> _Exercise directions_
Your answer must be every line of the data that holds the string "take".
——————
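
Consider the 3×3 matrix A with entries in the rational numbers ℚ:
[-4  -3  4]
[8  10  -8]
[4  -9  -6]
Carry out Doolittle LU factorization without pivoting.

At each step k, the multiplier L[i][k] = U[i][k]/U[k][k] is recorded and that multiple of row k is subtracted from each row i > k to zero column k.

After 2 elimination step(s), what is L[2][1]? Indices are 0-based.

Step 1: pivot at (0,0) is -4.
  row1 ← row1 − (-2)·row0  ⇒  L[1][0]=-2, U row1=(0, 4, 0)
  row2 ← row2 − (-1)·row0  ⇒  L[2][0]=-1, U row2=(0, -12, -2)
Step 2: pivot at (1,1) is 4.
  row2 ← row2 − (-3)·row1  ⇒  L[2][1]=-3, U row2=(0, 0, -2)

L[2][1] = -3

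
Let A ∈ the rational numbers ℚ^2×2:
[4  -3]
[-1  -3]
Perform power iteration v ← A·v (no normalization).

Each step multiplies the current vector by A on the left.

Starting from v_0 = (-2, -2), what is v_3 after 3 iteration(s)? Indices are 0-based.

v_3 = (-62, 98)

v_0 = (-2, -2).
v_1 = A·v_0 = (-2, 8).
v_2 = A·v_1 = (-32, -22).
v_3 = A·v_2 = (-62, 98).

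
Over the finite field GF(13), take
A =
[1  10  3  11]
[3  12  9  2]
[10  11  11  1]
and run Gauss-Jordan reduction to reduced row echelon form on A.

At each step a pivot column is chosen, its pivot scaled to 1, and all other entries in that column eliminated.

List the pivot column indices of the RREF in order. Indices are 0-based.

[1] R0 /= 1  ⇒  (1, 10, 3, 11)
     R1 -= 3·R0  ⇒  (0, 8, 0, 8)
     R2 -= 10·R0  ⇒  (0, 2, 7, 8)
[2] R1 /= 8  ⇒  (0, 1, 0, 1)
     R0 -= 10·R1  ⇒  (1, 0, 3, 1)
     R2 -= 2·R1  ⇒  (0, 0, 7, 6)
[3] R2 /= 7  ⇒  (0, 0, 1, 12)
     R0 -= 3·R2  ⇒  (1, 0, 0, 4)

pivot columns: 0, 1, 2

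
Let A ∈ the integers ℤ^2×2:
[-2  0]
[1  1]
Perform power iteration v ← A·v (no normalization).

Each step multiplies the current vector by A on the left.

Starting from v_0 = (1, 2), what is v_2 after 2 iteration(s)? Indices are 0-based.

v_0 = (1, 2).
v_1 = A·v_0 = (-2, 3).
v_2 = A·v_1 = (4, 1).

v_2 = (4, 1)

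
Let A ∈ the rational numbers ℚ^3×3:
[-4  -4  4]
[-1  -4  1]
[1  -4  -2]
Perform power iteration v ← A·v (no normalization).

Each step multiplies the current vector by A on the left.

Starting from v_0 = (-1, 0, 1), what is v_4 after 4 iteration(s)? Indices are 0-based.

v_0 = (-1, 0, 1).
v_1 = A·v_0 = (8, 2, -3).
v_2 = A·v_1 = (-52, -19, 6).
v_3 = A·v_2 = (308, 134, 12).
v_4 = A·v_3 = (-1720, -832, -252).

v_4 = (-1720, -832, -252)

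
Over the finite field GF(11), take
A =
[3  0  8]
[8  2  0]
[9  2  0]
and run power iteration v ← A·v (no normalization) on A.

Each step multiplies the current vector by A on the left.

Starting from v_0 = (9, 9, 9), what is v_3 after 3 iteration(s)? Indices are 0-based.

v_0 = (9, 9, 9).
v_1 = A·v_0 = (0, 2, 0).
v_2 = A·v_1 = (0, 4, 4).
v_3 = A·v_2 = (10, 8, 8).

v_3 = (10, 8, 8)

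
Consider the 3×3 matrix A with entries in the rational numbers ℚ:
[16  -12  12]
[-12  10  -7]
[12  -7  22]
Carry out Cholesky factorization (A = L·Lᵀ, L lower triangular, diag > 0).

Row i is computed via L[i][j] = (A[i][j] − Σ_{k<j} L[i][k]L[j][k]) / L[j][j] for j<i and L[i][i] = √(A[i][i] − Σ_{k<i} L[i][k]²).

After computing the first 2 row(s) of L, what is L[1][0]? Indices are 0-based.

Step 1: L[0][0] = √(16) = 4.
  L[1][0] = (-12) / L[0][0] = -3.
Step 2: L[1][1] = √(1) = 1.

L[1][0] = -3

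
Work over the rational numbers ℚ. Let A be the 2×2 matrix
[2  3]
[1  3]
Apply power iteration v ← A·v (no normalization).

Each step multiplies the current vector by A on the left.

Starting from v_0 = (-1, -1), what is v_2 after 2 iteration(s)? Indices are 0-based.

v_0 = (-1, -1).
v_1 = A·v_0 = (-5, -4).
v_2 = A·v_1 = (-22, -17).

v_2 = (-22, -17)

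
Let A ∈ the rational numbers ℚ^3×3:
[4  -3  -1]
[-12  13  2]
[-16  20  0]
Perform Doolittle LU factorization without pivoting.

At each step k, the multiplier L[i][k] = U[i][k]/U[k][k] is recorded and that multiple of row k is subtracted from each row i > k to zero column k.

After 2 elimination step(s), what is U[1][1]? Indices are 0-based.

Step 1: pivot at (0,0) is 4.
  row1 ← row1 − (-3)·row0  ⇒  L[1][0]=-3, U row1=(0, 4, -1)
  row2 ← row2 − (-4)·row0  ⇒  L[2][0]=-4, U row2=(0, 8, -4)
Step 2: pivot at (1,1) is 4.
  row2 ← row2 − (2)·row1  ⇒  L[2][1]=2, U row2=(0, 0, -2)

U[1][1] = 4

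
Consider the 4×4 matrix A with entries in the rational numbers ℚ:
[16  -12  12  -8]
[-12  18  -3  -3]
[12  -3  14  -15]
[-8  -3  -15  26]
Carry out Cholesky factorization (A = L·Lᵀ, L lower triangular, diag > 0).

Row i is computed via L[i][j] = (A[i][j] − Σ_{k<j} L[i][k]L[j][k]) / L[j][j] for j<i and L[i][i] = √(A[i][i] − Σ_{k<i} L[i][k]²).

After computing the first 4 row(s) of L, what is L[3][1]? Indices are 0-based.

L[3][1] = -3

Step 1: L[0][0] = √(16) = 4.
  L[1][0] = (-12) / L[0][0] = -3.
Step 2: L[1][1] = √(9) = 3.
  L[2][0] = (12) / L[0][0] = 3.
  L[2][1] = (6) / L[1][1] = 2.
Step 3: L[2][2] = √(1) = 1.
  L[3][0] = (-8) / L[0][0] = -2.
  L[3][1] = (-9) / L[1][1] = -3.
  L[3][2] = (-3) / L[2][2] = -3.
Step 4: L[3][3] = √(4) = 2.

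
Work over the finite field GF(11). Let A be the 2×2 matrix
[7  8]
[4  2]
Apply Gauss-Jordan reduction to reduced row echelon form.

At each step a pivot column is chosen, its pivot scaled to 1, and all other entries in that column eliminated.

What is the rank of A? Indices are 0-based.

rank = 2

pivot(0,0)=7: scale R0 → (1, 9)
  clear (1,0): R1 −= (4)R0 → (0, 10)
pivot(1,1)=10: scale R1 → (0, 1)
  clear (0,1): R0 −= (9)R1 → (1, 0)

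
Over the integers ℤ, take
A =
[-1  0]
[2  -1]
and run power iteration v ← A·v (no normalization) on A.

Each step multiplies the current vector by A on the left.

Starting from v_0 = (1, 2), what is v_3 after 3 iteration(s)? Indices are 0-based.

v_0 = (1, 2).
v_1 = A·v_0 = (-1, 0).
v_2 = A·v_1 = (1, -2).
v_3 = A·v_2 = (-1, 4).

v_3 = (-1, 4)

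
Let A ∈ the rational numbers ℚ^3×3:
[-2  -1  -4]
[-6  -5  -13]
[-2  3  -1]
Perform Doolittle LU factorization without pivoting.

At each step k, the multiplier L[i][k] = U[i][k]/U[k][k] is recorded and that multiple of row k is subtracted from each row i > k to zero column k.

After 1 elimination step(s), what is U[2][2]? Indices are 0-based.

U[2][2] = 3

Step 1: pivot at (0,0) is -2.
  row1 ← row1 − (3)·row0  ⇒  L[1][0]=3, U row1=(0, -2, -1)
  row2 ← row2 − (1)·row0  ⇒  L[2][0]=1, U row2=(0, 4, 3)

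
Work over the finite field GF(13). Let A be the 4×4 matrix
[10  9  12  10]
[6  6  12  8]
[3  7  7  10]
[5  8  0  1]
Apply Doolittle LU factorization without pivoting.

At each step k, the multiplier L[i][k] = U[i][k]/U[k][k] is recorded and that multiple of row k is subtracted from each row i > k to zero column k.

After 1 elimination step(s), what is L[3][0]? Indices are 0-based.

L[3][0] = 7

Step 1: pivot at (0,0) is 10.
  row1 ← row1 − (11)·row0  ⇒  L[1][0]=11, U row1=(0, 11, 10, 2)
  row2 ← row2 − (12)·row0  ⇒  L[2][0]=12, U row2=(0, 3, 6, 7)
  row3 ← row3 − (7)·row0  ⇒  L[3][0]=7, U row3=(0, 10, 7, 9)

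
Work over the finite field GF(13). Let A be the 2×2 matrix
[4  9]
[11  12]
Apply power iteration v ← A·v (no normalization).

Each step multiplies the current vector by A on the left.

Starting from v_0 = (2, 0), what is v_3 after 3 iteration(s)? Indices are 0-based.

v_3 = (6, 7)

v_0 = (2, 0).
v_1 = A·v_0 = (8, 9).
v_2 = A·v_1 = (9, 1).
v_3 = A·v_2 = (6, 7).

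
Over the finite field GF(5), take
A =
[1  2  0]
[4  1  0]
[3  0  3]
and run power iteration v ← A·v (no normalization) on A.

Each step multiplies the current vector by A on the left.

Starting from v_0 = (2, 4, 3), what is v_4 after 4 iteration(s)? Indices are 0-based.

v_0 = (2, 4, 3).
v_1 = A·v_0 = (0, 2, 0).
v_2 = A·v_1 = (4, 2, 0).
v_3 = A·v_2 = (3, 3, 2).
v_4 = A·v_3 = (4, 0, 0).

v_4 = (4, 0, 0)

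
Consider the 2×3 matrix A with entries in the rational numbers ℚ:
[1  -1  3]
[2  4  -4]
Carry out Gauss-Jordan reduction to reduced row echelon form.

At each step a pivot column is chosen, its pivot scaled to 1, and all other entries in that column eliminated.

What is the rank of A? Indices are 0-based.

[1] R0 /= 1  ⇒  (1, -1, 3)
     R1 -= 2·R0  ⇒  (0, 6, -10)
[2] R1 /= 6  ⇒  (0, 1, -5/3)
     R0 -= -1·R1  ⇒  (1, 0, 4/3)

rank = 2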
——————
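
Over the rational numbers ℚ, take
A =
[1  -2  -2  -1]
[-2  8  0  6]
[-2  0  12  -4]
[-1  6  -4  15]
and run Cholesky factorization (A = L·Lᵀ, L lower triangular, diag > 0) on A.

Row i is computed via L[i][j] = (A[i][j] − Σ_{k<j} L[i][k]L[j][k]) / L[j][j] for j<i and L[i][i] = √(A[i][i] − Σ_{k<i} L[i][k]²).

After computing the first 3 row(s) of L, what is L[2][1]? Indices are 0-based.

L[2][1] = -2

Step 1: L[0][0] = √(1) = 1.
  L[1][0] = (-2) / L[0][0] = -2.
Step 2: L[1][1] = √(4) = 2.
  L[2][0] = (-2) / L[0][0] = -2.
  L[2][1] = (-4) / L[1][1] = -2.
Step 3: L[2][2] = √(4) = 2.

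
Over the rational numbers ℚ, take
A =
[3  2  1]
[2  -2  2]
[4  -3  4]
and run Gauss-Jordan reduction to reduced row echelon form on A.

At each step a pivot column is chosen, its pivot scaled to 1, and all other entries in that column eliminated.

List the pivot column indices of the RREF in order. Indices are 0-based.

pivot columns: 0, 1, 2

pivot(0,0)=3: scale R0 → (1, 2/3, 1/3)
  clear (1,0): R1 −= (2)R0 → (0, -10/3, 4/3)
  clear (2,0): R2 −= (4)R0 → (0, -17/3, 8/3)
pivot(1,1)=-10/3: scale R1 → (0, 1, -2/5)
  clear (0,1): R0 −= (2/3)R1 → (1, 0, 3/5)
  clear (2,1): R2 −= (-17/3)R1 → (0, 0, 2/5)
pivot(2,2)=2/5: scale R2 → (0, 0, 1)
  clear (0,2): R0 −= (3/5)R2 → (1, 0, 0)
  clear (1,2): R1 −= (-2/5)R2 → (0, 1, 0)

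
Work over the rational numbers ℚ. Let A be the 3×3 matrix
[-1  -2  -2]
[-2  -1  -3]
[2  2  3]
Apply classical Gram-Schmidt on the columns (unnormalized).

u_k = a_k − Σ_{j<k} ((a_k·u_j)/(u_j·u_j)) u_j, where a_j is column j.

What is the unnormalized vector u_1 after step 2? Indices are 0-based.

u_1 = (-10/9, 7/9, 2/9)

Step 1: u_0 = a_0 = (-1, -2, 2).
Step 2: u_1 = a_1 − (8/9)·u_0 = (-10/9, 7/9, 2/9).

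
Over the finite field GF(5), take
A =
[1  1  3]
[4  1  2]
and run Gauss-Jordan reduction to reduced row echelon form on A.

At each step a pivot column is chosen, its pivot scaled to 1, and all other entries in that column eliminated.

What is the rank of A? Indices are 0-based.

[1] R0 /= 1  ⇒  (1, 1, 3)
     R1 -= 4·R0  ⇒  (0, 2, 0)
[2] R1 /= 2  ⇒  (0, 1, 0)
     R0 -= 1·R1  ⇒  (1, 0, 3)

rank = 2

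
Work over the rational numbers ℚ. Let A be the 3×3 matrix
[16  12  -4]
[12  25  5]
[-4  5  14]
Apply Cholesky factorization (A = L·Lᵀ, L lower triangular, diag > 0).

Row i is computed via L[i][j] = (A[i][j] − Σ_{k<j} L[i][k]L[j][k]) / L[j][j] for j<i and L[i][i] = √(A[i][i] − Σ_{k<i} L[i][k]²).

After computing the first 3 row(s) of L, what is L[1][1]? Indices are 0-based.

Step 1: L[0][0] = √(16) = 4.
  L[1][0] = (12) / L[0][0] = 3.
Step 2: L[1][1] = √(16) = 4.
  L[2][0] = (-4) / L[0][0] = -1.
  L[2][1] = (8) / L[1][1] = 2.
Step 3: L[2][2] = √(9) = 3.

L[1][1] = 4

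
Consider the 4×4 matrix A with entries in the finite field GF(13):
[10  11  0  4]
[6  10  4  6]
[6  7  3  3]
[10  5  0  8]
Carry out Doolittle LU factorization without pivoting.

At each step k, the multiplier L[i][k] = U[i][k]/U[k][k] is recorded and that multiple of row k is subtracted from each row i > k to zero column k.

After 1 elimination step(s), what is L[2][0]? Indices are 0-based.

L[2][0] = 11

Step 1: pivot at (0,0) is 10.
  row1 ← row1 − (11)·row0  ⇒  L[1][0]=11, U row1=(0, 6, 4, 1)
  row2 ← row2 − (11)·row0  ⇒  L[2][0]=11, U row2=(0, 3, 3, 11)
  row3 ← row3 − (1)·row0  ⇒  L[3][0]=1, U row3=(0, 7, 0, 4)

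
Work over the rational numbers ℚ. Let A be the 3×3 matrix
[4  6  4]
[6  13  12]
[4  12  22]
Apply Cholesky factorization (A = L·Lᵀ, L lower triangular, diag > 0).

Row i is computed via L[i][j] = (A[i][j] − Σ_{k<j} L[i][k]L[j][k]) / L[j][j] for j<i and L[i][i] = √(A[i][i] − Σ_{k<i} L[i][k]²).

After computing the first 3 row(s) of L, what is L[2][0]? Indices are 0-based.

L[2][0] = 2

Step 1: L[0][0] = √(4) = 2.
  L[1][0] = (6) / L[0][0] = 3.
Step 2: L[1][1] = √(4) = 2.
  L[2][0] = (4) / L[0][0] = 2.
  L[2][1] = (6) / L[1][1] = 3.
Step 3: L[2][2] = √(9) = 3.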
——————
> _Exercise solution_
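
Over the finite field GF(13), take
Over the finite field GF(11), take
Over the integers ℤ, take
Over the finite field GF(5), take
Over the rational numbers ℚ, take
Over the rational numbers ℚ, take
Over the finite field GF(5), take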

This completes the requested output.